Stored data:
━━━━
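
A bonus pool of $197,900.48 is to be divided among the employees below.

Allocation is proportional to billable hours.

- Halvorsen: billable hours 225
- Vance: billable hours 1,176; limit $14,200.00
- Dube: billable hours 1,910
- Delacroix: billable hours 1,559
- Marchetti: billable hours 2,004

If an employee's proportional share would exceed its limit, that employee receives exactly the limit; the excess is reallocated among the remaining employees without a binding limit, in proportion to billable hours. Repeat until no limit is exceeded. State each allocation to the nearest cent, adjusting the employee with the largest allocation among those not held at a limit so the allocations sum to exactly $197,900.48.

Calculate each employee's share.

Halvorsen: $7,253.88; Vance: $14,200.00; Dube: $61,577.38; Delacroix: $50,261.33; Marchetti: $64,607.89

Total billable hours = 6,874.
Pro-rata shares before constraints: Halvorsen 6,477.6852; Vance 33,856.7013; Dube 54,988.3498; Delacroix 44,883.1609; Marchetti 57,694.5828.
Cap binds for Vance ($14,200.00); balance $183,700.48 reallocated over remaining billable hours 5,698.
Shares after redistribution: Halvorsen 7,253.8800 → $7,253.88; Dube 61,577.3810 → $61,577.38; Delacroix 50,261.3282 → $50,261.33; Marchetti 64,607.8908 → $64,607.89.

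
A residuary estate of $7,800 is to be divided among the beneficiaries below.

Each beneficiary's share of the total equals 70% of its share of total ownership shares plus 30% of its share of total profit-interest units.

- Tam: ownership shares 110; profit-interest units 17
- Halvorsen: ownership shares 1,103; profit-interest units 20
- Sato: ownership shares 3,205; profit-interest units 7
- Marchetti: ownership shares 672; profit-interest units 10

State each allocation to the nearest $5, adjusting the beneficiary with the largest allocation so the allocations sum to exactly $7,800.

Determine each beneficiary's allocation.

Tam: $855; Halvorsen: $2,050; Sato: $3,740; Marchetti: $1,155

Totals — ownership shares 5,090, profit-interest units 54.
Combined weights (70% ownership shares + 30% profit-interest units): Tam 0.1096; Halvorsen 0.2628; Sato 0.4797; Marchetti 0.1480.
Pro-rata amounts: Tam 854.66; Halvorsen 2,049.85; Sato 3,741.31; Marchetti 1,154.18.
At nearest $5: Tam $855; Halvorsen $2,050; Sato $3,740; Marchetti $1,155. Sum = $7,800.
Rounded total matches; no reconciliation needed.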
━━━━
=== ABOUT THIS TASK ===
Show all lines above holding "divided".

=== RESPONSE AREA ===
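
A bonus pool of $197,900.48 is to be divided among the employees below.
A residuary estate of $7,800 is to be divided among the beneficiaries below.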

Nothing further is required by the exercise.